[Start of section]

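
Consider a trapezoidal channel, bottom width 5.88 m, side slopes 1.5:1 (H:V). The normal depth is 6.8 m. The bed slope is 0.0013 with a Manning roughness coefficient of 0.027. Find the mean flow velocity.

V = 3.14 m/s

With bottom width b = 5.88 m and side slope z = 1.5: A = (b + zy)y = (5.88 + 1.5×6.8)×6.8 = 109.3 m²; P = b + 2y√(1+z²) = 5.88 + 2×6.8×1.803 = 30.4 m.
Hydraulic radius R = A/P = 109.3/30.4 = 3.597 m.
From Manning's equation, V = (1/n) R^(2/3) S^(1/2) = (1/0.027) × 3.597^(2/3) × 0.0013^(1/2) = 3.14 m/s.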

[End of section]

• _EXERCISE GOAL_
Every record above is to be restated exactly as it reads.

• _WRITTEN RESPONSE_
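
Consider a trapezoidal channel, bottom width 5.88 m, side slopes 1.5:1 (H:V). The normal depth is 6.8 m. The bed slope is 0.0013 with a Manning roughness coefficient of 0.027. Find the mean flow velocity.

V = 3.14 m/s

With bottom width b = 5.88 m and side slope z = 1.5: A = (b + zy)y = (5.88 + 1.5×6.8)×6.8 = 109.3 m²; P = b + 2y√(1+z²) = 5.88 + 2×6.8×1.803 = 30.4 m.
Hydraulic radius R = A/P = 109.3/30.4 = 3.597 m.
From Manning's equation, V = (1/n) R^(2/3) S^(1/2) = (1/0.027) × 3.597^(2/3) × 0.0013^(1/2) = 3.14 m/s.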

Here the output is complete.